Start of Record set

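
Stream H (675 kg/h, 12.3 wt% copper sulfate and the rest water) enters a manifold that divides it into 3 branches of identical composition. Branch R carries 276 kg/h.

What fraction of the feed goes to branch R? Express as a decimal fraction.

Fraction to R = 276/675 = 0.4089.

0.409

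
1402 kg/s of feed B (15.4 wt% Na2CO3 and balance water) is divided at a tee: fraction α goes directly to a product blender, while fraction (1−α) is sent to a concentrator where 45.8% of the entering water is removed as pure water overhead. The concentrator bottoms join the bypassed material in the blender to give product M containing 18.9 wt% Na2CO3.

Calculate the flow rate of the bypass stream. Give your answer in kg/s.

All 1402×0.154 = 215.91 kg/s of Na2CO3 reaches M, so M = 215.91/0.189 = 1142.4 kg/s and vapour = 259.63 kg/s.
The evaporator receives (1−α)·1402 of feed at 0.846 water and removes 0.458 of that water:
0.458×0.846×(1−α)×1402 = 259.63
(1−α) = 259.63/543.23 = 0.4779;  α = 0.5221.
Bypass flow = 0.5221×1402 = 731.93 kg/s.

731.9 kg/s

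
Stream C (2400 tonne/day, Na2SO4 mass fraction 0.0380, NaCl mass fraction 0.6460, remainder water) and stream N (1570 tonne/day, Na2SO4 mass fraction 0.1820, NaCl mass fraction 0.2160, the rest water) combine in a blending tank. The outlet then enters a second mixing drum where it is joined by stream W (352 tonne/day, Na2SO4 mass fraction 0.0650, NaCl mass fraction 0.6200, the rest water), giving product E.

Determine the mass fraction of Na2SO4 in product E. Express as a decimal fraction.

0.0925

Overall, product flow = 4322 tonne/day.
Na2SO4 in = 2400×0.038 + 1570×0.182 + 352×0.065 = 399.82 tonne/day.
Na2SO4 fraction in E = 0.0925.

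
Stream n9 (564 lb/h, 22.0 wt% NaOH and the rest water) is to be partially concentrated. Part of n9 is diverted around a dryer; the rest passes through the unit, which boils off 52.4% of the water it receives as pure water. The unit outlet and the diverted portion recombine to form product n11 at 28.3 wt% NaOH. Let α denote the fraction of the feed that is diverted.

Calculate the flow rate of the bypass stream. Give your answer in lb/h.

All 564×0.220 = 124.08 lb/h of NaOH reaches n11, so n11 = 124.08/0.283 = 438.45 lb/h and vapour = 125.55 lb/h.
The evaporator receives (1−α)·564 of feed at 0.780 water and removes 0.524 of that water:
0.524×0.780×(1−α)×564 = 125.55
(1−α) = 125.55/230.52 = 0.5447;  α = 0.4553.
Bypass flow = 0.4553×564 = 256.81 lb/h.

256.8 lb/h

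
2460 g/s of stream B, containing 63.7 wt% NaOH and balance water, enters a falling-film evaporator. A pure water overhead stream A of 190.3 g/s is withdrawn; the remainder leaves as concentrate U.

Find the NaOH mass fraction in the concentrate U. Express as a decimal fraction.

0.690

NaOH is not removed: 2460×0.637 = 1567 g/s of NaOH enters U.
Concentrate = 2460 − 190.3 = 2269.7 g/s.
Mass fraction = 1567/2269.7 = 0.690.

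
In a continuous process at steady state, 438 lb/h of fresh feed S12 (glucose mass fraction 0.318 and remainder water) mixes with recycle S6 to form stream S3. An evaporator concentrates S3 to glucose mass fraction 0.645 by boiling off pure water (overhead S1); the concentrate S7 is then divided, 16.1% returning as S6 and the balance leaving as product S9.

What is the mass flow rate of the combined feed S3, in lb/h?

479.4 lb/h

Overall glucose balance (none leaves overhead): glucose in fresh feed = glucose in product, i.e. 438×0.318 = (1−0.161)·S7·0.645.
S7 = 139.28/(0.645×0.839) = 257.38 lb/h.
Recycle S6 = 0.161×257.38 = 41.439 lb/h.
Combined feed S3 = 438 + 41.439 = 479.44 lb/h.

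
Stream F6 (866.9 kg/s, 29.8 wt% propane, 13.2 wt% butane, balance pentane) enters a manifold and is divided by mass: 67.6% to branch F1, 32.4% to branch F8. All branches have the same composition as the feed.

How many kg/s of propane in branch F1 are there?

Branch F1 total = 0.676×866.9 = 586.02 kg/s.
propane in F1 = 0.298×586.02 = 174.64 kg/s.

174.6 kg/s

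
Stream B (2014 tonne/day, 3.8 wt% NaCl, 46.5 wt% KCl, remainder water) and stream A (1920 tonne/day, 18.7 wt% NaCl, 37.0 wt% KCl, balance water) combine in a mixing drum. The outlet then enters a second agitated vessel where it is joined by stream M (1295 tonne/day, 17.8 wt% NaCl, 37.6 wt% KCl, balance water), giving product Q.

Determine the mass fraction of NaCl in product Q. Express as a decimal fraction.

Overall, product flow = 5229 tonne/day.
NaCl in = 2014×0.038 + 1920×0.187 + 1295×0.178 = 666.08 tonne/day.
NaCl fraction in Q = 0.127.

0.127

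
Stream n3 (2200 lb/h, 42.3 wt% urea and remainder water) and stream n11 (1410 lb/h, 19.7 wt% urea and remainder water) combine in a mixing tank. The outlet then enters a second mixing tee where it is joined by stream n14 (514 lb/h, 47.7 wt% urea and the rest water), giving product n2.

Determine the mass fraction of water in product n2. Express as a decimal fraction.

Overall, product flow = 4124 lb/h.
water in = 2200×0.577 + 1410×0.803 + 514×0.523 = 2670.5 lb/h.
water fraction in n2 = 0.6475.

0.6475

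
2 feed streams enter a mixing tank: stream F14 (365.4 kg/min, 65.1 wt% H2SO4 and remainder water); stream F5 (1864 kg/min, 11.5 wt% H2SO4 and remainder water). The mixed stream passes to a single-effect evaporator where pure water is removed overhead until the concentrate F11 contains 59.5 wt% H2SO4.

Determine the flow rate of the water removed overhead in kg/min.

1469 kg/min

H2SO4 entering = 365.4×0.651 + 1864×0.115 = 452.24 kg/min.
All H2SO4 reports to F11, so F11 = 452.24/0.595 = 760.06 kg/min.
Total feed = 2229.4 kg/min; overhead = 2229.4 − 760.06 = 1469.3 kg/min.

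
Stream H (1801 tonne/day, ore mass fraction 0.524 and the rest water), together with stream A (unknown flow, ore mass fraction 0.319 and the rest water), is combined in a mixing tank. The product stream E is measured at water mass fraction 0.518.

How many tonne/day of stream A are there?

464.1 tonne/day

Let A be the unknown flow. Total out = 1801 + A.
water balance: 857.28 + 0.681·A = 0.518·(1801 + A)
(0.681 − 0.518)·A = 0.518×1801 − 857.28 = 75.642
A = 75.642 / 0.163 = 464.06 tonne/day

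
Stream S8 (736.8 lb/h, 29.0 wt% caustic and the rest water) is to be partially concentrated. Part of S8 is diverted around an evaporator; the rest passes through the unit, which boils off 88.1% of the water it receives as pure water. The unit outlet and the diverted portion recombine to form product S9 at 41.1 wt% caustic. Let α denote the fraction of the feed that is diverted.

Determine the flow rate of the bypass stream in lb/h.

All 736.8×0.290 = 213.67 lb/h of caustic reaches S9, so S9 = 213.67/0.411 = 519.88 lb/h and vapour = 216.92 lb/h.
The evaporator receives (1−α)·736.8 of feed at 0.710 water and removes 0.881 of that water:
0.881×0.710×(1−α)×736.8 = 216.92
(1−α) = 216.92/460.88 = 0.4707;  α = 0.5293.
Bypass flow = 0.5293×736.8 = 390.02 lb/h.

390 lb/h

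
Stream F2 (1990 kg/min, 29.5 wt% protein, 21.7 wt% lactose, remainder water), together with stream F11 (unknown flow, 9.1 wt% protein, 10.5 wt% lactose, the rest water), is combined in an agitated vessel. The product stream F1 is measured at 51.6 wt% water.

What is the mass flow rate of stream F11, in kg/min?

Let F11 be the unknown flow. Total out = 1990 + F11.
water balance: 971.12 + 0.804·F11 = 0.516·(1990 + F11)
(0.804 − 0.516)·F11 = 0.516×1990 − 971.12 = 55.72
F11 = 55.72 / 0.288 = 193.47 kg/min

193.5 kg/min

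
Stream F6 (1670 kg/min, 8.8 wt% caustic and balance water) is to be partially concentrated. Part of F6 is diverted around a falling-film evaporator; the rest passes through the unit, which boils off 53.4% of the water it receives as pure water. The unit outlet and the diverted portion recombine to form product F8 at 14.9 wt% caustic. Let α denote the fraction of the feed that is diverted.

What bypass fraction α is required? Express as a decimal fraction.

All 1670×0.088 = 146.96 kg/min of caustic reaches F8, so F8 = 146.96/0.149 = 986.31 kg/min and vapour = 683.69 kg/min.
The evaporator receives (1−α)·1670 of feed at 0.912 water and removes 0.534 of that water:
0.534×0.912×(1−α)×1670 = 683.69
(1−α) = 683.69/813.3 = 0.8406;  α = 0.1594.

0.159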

End of Record set
Start of Record set

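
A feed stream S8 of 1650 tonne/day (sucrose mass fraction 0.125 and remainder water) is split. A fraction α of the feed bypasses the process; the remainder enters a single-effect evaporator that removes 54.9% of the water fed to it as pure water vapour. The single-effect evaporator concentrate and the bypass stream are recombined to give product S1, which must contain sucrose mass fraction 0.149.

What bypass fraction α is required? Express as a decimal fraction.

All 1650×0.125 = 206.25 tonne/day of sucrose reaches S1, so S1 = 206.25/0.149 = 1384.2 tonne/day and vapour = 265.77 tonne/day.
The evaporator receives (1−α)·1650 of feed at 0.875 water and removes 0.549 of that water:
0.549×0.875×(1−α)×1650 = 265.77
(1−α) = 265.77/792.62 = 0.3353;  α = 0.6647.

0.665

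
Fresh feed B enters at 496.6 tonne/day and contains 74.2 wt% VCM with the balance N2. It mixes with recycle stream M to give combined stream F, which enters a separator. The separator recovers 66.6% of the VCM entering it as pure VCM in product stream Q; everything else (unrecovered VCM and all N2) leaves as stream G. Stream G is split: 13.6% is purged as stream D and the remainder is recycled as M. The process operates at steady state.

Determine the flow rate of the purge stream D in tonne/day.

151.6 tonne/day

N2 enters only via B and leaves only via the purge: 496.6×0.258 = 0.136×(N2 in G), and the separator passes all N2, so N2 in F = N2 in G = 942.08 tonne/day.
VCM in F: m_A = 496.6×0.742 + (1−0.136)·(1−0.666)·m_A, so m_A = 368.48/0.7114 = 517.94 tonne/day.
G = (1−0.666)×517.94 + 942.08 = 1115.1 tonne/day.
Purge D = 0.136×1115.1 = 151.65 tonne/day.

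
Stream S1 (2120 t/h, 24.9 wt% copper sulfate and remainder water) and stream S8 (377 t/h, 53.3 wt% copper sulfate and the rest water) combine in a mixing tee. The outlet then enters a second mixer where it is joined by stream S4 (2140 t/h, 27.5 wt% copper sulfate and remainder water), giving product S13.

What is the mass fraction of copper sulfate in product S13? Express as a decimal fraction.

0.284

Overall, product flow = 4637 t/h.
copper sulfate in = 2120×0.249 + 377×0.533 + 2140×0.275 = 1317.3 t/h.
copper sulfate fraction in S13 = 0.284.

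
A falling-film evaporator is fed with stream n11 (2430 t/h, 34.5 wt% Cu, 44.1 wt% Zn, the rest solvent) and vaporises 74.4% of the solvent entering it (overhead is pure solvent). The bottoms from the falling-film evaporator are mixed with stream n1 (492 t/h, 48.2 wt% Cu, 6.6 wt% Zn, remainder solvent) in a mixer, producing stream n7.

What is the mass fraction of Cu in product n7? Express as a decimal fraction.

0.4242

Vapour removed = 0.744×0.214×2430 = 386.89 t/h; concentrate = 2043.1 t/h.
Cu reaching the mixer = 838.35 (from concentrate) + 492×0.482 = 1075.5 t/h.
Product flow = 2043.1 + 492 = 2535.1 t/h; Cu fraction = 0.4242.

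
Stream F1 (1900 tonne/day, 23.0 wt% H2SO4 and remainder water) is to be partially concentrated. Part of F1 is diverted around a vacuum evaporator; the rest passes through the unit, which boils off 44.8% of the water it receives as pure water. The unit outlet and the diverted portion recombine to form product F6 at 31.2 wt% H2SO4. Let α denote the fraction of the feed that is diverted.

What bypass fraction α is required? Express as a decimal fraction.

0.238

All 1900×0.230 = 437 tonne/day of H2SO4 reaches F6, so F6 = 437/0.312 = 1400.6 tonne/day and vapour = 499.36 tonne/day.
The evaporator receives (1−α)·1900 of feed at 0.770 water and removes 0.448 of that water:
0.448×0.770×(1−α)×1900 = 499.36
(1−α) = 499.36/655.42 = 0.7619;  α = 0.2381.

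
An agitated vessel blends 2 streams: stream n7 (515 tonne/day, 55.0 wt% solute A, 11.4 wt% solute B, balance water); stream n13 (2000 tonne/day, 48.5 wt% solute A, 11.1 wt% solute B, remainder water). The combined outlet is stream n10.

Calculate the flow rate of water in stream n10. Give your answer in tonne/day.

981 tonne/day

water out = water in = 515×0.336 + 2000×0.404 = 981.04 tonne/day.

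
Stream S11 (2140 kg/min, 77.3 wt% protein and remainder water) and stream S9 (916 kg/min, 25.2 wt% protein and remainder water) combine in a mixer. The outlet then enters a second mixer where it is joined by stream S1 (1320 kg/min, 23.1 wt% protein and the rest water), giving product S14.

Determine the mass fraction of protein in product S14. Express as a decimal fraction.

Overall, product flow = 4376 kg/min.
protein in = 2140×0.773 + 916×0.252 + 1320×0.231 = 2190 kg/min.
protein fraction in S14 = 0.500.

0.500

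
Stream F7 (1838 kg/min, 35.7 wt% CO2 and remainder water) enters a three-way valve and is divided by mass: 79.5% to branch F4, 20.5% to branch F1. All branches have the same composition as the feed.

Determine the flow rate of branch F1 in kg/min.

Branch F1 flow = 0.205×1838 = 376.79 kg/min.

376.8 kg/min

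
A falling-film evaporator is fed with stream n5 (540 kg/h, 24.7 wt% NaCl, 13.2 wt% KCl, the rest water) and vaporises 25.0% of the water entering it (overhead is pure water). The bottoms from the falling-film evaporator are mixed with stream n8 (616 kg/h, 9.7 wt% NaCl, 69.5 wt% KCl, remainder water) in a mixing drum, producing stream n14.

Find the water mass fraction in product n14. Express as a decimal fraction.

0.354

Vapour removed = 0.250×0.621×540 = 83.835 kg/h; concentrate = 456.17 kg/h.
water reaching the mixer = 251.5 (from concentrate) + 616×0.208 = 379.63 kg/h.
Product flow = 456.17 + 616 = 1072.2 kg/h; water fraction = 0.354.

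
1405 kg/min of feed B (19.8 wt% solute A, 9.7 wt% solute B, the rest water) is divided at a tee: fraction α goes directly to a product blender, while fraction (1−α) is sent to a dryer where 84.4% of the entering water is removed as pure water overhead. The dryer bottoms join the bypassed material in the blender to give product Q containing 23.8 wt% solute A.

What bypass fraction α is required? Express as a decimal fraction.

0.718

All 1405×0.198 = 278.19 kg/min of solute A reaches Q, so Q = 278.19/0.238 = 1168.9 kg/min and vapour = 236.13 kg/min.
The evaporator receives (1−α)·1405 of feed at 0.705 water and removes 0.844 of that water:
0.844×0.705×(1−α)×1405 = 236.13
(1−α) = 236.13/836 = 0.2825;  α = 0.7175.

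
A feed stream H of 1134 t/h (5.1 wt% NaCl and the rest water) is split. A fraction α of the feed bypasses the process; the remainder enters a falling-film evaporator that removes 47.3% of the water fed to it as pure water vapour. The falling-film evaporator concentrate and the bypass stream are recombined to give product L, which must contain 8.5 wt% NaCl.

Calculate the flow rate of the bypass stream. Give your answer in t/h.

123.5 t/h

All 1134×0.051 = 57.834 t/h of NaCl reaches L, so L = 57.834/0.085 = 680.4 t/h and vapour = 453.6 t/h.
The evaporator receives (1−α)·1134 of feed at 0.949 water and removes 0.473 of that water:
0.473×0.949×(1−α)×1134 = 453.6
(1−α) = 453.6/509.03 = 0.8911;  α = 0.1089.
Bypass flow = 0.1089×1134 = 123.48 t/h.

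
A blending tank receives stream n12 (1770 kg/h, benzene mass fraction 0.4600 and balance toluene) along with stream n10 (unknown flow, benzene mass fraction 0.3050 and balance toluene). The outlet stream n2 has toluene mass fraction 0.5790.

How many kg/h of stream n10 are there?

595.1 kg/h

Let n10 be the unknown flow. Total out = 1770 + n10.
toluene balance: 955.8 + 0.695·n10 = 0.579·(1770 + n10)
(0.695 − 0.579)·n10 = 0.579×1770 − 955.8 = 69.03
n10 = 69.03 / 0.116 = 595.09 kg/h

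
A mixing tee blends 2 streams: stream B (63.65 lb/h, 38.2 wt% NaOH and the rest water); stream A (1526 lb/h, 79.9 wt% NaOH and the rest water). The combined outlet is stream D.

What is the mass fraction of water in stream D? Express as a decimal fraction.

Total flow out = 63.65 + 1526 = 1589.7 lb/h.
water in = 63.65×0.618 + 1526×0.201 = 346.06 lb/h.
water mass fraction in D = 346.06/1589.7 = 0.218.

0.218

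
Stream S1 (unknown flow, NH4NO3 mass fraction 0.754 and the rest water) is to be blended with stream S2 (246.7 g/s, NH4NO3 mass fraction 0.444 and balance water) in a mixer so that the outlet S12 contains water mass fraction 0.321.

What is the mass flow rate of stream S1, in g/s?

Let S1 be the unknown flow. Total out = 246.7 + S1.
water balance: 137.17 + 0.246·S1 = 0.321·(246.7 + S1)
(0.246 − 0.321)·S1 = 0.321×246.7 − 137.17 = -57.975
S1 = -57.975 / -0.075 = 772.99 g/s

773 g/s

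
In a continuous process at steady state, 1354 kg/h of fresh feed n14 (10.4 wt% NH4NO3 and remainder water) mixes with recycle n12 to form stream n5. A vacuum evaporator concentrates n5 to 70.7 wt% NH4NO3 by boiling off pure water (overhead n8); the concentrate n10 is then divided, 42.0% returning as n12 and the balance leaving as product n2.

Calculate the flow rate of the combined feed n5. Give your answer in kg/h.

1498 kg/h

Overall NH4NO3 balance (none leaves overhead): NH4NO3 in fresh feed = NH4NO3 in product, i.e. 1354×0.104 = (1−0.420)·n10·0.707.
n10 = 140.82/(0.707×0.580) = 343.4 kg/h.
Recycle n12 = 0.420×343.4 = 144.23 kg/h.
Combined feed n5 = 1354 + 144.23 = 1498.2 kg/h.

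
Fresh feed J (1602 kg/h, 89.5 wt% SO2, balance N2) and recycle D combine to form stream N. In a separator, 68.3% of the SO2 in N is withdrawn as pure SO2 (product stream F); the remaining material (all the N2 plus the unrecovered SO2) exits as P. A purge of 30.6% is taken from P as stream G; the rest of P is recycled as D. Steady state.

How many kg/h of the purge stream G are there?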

End of Record set

Restate word for word the entries above, starting at the line with "Fresh feed J" and ending at the line with "How many kg/h of the", inclusive, and no others.

### [Answer area]
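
Fresh feed J (1602 kg/h, 89.5 wt% SO2, balance N2) and recycle D combine to form stream N. In a separator, 68.3% of the SO2 in N is withdrawn as pure SO2 (product stream F); the remaining material (all the N2 plus the unrecovered SO2) exits as P. A purge of 30.6% is taken from P as stream G; the rest of P is recycled as D. Steady state.

How many kg/h of the purge stream G are there?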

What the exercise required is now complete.